**What you are asked to do**: Nothing but the lines from the one with "Compute the available" through the final line of the entries below should be written out, each exactly as given.

**Task material**:
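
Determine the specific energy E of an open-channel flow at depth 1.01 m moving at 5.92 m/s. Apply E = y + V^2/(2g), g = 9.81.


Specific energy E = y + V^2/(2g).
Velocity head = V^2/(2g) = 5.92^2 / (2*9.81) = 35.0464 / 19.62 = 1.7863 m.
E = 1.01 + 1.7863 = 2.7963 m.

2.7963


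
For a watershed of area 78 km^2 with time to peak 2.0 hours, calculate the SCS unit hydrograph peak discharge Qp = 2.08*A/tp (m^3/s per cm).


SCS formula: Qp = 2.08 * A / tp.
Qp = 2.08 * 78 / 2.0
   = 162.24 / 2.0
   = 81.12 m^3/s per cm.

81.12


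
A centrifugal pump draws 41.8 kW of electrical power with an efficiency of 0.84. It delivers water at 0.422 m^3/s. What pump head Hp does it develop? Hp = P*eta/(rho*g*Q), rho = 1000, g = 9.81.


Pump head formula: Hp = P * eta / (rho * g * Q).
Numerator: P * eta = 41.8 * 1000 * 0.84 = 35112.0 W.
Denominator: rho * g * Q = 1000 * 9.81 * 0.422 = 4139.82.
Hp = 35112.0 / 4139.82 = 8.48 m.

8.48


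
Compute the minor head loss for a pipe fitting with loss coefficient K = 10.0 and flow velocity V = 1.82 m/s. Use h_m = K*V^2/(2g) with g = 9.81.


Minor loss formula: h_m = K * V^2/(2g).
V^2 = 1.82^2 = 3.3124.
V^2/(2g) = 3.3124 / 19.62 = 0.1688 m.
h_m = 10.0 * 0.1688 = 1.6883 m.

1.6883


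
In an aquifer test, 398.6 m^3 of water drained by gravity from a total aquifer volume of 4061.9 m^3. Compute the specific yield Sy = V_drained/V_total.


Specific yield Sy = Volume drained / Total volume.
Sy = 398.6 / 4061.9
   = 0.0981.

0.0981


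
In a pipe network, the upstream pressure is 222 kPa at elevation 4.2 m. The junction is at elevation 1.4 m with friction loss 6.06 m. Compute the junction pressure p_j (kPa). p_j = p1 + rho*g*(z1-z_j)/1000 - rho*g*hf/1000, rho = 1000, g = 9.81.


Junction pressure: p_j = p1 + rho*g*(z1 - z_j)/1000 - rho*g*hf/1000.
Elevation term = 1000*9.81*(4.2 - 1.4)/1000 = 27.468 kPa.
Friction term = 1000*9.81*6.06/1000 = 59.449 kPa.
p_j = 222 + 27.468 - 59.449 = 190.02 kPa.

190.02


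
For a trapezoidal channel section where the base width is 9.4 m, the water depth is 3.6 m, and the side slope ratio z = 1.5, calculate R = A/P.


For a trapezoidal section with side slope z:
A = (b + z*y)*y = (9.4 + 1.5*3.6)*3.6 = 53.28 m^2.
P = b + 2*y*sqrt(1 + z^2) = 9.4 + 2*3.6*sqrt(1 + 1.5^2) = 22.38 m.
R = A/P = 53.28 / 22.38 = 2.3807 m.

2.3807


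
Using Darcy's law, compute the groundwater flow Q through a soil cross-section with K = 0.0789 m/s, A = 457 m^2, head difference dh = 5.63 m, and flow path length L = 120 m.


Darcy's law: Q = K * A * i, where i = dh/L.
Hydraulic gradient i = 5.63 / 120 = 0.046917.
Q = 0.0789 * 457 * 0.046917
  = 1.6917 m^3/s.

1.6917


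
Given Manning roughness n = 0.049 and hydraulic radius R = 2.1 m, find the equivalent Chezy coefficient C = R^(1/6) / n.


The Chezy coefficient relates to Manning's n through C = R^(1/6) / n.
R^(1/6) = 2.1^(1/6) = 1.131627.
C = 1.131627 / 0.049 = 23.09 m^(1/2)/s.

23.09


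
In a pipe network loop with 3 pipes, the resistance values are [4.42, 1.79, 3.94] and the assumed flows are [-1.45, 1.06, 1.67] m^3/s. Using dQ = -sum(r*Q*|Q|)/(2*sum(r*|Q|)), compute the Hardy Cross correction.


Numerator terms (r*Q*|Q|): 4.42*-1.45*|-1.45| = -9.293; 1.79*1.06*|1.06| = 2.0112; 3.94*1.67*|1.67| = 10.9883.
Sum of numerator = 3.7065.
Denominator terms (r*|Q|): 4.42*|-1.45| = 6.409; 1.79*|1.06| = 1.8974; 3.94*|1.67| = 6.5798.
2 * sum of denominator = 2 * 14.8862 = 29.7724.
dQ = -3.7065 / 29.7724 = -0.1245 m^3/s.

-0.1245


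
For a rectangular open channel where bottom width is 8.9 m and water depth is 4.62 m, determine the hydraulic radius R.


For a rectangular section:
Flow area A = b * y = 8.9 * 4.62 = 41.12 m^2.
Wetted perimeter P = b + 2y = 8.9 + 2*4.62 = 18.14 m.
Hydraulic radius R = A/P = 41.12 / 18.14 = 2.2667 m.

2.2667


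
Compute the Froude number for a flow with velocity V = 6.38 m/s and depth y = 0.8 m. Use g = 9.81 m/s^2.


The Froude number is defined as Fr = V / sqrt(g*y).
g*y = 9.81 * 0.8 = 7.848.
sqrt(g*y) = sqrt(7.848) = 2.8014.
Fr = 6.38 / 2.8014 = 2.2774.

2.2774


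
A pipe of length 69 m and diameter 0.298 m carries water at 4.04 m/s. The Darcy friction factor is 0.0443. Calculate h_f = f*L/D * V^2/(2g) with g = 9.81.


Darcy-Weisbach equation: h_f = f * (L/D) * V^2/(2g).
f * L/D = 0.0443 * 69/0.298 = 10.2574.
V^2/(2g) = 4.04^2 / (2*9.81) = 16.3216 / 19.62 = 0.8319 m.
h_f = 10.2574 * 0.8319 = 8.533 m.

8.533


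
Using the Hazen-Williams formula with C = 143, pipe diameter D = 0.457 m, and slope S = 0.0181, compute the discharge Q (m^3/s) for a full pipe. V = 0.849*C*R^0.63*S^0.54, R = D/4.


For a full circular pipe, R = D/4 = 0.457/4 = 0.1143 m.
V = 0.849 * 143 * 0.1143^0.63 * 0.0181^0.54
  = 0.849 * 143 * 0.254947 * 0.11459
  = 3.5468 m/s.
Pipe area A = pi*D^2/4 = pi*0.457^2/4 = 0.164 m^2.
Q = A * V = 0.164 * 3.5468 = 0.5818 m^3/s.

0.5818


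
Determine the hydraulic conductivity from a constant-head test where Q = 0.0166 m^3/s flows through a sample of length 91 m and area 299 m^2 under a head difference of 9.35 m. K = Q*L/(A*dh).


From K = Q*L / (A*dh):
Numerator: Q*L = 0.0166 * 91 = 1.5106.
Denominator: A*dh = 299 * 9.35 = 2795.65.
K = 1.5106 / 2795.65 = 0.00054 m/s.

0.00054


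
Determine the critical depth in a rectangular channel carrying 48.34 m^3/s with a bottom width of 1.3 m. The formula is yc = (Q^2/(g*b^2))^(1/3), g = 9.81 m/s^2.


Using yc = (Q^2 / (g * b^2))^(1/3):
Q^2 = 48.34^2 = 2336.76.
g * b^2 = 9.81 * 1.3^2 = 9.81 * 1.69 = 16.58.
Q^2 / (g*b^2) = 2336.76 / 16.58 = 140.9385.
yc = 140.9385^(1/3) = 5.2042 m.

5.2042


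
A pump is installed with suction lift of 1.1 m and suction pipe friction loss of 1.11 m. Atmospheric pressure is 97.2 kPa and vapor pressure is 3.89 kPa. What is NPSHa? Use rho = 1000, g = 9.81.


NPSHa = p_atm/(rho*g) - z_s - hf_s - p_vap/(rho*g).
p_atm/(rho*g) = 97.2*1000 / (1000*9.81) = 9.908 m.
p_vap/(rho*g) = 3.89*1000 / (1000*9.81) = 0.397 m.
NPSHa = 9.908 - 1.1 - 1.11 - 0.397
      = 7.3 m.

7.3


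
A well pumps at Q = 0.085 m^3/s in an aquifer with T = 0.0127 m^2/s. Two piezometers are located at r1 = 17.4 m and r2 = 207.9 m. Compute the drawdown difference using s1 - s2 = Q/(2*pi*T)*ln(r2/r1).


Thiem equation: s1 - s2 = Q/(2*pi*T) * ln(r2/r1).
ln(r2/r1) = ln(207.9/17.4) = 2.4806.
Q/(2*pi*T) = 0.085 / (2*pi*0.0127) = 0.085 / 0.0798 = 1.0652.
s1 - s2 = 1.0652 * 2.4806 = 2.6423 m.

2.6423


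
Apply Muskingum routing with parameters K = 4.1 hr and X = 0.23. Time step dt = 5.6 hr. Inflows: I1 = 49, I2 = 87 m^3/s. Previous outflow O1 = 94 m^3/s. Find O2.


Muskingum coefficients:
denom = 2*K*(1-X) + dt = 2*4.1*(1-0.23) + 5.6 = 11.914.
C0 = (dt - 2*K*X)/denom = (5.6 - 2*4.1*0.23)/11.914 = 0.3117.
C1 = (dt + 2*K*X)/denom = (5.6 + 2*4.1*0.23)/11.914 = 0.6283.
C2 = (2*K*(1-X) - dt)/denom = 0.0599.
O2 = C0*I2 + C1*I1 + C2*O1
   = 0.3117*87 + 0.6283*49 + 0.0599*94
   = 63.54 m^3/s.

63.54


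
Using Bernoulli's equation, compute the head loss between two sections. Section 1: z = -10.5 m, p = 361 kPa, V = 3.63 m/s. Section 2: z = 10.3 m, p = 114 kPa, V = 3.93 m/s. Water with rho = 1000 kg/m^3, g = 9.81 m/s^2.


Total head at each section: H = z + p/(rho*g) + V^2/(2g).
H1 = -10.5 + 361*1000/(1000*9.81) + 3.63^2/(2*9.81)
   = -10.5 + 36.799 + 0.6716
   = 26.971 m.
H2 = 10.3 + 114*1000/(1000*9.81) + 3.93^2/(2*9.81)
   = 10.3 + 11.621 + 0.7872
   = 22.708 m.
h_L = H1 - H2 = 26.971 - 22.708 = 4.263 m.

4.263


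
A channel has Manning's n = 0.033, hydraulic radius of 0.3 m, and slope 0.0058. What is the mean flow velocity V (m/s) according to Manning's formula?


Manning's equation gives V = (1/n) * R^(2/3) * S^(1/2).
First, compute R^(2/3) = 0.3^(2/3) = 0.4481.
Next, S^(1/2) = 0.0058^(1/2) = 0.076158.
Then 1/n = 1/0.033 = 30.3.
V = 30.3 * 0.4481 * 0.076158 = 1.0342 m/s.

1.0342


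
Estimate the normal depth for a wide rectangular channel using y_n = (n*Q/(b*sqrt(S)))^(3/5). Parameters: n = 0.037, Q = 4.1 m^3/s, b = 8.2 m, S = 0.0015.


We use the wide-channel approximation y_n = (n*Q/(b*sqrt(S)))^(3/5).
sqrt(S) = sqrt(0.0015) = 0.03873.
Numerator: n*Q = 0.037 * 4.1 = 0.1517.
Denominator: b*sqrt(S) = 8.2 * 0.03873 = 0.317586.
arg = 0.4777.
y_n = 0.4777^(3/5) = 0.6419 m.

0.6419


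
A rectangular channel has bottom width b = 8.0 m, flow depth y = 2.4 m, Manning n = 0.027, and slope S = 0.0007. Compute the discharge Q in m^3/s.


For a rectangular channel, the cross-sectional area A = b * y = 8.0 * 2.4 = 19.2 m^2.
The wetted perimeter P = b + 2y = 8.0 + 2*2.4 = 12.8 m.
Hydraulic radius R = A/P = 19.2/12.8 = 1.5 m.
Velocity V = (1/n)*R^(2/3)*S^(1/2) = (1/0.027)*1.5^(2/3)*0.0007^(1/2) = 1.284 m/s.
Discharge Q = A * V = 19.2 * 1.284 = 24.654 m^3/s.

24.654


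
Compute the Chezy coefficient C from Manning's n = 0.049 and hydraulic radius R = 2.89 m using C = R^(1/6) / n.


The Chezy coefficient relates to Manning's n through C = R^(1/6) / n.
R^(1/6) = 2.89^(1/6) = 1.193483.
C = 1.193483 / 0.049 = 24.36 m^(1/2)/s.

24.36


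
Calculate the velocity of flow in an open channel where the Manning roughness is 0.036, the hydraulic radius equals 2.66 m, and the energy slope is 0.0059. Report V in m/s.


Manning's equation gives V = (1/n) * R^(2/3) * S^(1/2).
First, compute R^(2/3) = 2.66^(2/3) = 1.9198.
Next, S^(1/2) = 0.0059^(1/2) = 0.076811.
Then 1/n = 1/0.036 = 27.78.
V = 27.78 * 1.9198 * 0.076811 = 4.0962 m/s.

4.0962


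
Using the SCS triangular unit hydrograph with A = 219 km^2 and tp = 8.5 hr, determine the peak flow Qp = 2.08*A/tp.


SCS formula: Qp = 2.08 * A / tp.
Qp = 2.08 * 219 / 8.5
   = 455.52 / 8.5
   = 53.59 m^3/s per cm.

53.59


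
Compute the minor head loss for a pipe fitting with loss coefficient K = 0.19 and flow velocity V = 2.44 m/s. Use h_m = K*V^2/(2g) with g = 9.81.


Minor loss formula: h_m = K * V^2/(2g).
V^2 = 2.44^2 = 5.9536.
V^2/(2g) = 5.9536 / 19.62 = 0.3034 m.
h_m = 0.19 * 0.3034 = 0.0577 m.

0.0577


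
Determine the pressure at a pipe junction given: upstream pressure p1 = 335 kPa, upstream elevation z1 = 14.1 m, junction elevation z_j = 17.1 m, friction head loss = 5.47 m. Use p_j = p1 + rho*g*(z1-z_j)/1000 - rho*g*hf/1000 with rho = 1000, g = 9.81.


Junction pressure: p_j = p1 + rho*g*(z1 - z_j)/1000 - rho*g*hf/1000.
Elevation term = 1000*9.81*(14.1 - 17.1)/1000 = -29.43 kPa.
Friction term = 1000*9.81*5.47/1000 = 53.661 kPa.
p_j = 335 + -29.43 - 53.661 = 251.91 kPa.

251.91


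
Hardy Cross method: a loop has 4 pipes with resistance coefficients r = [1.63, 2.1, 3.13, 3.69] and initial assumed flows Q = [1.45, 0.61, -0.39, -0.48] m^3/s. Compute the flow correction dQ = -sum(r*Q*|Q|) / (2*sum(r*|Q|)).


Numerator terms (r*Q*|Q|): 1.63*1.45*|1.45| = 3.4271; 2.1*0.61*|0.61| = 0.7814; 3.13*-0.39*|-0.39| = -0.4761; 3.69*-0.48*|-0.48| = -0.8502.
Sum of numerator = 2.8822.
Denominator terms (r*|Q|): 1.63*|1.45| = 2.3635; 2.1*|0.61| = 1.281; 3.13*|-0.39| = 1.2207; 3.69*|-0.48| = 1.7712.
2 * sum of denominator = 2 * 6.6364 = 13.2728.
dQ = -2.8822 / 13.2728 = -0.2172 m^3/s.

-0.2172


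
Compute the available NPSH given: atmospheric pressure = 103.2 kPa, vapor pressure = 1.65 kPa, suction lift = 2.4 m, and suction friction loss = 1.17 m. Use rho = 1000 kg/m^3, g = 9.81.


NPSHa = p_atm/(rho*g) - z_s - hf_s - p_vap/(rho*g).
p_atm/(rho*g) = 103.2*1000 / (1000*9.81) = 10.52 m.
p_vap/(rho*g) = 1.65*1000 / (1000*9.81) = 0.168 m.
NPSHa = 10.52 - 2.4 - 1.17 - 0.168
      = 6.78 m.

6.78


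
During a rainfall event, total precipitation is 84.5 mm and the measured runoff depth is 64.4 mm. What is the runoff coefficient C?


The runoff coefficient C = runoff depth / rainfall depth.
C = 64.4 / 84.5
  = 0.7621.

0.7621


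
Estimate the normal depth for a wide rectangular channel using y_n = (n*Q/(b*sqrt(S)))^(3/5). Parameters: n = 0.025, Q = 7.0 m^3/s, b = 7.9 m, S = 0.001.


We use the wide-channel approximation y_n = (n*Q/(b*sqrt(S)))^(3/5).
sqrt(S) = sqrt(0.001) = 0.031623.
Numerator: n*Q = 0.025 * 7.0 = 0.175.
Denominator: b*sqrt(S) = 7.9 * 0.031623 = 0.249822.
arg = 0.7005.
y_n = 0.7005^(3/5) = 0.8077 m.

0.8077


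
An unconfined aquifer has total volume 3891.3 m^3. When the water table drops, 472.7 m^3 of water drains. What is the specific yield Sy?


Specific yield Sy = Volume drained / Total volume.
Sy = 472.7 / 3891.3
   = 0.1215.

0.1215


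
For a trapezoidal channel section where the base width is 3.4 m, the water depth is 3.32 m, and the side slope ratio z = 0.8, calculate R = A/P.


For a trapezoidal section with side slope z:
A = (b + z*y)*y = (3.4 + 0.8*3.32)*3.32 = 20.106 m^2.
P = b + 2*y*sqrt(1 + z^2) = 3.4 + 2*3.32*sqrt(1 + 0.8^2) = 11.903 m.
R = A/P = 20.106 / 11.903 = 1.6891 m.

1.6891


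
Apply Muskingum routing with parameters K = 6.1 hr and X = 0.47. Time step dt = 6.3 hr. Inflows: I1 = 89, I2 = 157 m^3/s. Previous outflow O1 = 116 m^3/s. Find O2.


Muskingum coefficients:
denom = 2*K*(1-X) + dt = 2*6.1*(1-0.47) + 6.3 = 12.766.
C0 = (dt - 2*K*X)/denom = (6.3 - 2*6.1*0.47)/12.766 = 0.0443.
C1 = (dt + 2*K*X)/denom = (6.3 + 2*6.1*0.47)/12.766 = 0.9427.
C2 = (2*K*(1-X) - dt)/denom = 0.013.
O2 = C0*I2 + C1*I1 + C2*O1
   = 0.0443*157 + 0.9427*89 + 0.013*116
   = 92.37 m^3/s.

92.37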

**Exercise answer**:
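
Compute the available NPSH given: atmospheric pressure = 103.2 kPa, vapor pressure = 1.65 kPa, suction lift = 2.4 m, and suction friction loss = 1.17 m. Use rho = 1000 kg/m^3, g = 9.81.


NPSHa = p_atm/(rho*g) - z_s - hf_s - p_vap/(rho*g).
p_atm/(rho*g) = 103.2*1000 / (1000*9.81) = 10.52 m.
p_vap/(rho*g) = 1.65*1000 / (1000*9.81) = 0.168 m.
NPSHa = 10.52 - 2.4 - 1.17 - 0.168
      = 6.78 m.

6.78


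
During a rainfall event, total precipitation is 84.5 mm and the measured runoff depth is 64.4 mm. What is the runoff coefficient C?


The runoff coefficient C = runoff depth / rainfall depth.
C = 64.4 / 84.5
  = 0.7621.

0.7621


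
Estimate the normal depth for a wide rectangular channel using y_n = (n*Q/(b*sqrt(S)))^(3/5). Parameters: n = 0.025, Q = 7.0 m^3/s, b = 7.9 m, S = 0.001.


We use the wide-channel approximation y_n = (n*Q/(b*sqrt(S)))^(3/5).
sqrt(S) = sqrt(0.001) = 0.031623.
Numerator: n*Q = 0.025 * 7.0 = 0.175.
Denominator: b*sqrt(S) = 7.9 * 0.031623 = 0.249822.
arg = 0.7005.
y_n = 0.7005^(3/5) = 0.8077 m.

0.8077


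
An unconfined aquifer has total volume 3891.3 m^3. When the water table drops, 472.7 m^3 of water drains. What is the specific yield Sy?


Specific yield Sy = Volume drained / Total volume.
Sy = 472.7 / 3891.3
   = 0.1215.

0.1215


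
For a trapezoidal channel section where the base width is 3.4 m, the water depth is 3.32 m, and the side slope ratio z = 0.8, calculate R = A/P.


For a trapezoidal section with side slope z:
A = (b + z*y)*y = (3.4 + 0.8*3.32)*3.32 = 20.106 m^2.
P = b + 2*y*sqrt(1 + z^2) = 3.4 + 2*3.32*sqrt(1 + 0.8^2) = 11.903 m.
R = A/P = 20.106 / 11.903 = 1.6891 m.

1.6891


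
Apply Muskingum routing with parameters K = 6.1 hr and X = 0.47. Time step dt = 6.3 hr. Inflows: I1 = 89, I2 = 157 m^3/s. Previous outflow O1 = 116 m^3/s. Find O2.


Muskingum coefficients:
denom = 2*K*(1-X) + dt = 2*6.1*(1-0.47) + 6.3 = 12.766.
C0 = (dt - 2*K*X)/denom = (6.3 - 2*6.1*0.47)/12.766 = 0.0443.
C1 = (dt + 2*K*X)/denom = (6.3 + 2*6.1*0.47)/12.766 = 0.9427.
C2 = (2*K*(1-X) - dt)/denom = 0.013.
O2 = C0*I2 + C1*I1 + C2*O1
   = 0.0443*157 + 0.9427*89 + 0.013*116
   = 92.37 m^3/s.

92.37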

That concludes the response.